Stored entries
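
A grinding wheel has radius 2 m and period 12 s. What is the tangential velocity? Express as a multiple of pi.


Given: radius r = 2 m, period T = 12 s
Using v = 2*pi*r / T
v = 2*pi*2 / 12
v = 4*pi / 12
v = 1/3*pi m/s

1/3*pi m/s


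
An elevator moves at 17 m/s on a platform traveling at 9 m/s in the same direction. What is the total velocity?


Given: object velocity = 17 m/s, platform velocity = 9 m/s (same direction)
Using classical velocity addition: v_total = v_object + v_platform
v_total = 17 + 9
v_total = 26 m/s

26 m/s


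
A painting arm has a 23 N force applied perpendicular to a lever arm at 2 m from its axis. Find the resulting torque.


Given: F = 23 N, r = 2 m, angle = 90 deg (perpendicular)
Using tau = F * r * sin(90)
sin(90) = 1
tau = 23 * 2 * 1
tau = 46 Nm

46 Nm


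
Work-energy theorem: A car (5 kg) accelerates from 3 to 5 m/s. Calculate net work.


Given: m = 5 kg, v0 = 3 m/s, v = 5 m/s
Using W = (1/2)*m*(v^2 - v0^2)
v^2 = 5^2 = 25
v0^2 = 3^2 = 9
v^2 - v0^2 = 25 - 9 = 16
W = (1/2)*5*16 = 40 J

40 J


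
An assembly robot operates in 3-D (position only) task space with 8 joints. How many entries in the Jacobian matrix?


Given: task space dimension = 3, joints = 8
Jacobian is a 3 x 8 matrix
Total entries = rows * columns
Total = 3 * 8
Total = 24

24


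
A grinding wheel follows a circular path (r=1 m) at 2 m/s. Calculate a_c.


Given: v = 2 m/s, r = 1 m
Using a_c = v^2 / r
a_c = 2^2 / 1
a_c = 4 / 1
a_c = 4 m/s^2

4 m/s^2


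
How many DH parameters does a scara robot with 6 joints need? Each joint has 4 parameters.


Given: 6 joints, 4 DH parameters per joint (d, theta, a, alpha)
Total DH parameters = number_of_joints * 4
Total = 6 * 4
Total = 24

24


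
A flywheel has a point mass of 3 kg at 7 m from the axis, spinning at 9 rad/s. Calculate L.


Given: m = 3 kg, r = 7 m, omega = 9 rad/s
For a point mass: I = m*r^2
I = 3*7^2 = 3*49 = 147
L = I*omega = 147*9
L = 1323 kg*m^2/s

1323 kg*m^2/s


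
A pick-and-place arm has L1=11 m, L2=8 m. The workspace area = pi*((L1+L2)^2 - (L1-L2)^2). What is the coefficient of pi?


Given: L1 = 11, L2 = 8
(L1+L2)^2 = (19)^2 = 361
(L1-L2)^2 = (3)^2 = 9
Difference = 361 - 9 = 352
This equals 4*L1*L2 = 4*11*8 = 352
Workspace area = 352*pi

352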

Assigned task> Reproduce the data exactly, omitting nothing.

Result below>
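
A grinding wheel has radius 2 m and period 12 s. What is the tangential velocity? Express as a multiple of pi.


Given: radius r = 2 m, period T = 12 s
Using v = 2*pi*r / T
v = 2*pi*2 / 12
v = 4*pi / 12
v = 1/3*pi m/s

1/3*pi m/s


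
An elevator moves at 17 m/s on a platform traveling at 9 m/s in the same direction. What is the total velocity?


Given: object velocity = 17 m/s, platform velocity = 9 m/s (same direction)
Using classical velocity addition: v_total = v_object + v_platform
v_total = 17 + 9
v_total = 26 m/s

26 m/s


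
A painting arm has a 23 N force applied perpendicular to a lever arm at 2 m from its axis. Find the resulting torque.


Given: F = 23 N, r = 2 m, angle = 90 deg (perpendicular)
Using tau = F * r * sin(90)
sin(90) = 1
tau = 23 * 2 * 1
tau = 46 Nm

46 Nm


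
Work-energy theorem: A car (5 kg) accelerates from 3 to 5 m/s. Calculate net work.


Given: m = 5 kg, v0 = 3 m/s, v = 5 m/s
Using W = (1/2)*m*(v^2 - v0^2)
v^2 = 5^2 = 25
v0^2 = 3^2 = 9
v^2 - v0^2 = 25 - 9 = 16
W = (1/2)*5*16 = 40 J

40 J


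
An assembly robot operates in 3-D (position only) task space with 8 joints. How many entries in the Jacobian matrix?


Given: task space dimension = 3, joints = 8
Jacobian is a 3 x 8 matrix
Total entries = rows * columns
Total = 3 * 8
Total = 24

24


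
A grinding wheel follows a circular path (r=1 m) at 2 m/s. Calculate a_c.


Given: v = 2 m/s, r = 1 m
Using a_c = v^2 / r
a_c = 2^2 / 1
a_c = 4 / 1
a_c = 4 m/s^2

4 m/s^2


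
How many DH parameters does a scara robot with 6 joints need? Each joint has 4 parameters.


Given: 6 joints, 4 DH parameters per joint (d, theta, a, alpha)
Total DH parameters = number_of_joints * 4
Total = 6 * 4
Total = 24

24


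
A flywheel has a point mass of 3 kg at 7 m from the axis, spinning at 9 rad/s. Calculate L.


Given: m = 3 kg, r = 7 m, omega = 9 rad/s
For a point mass: I = m*r^2
I = 3*7^2 = 3*49 = 147
L = I*omega = 147*9
L = 1323 kg*m^2/s

1323 kg*m^2/s


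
A pick-and-place arm has L1=11 m, L2=8 m. The workspace area = pi*((L1+L2)^2 - (L1-L2)^2). What is the coefficient of pi?


Given: L1 = 11, L2 = 8
(L1+L2)^2 = (19)^2 = 361
(L1-L2)^2 = (3)^2 = 9
Difference = 361 - 9 = 352
This equals 4*L1*L2 = 4*11*8 = 352
Workspace area = 352*pi

352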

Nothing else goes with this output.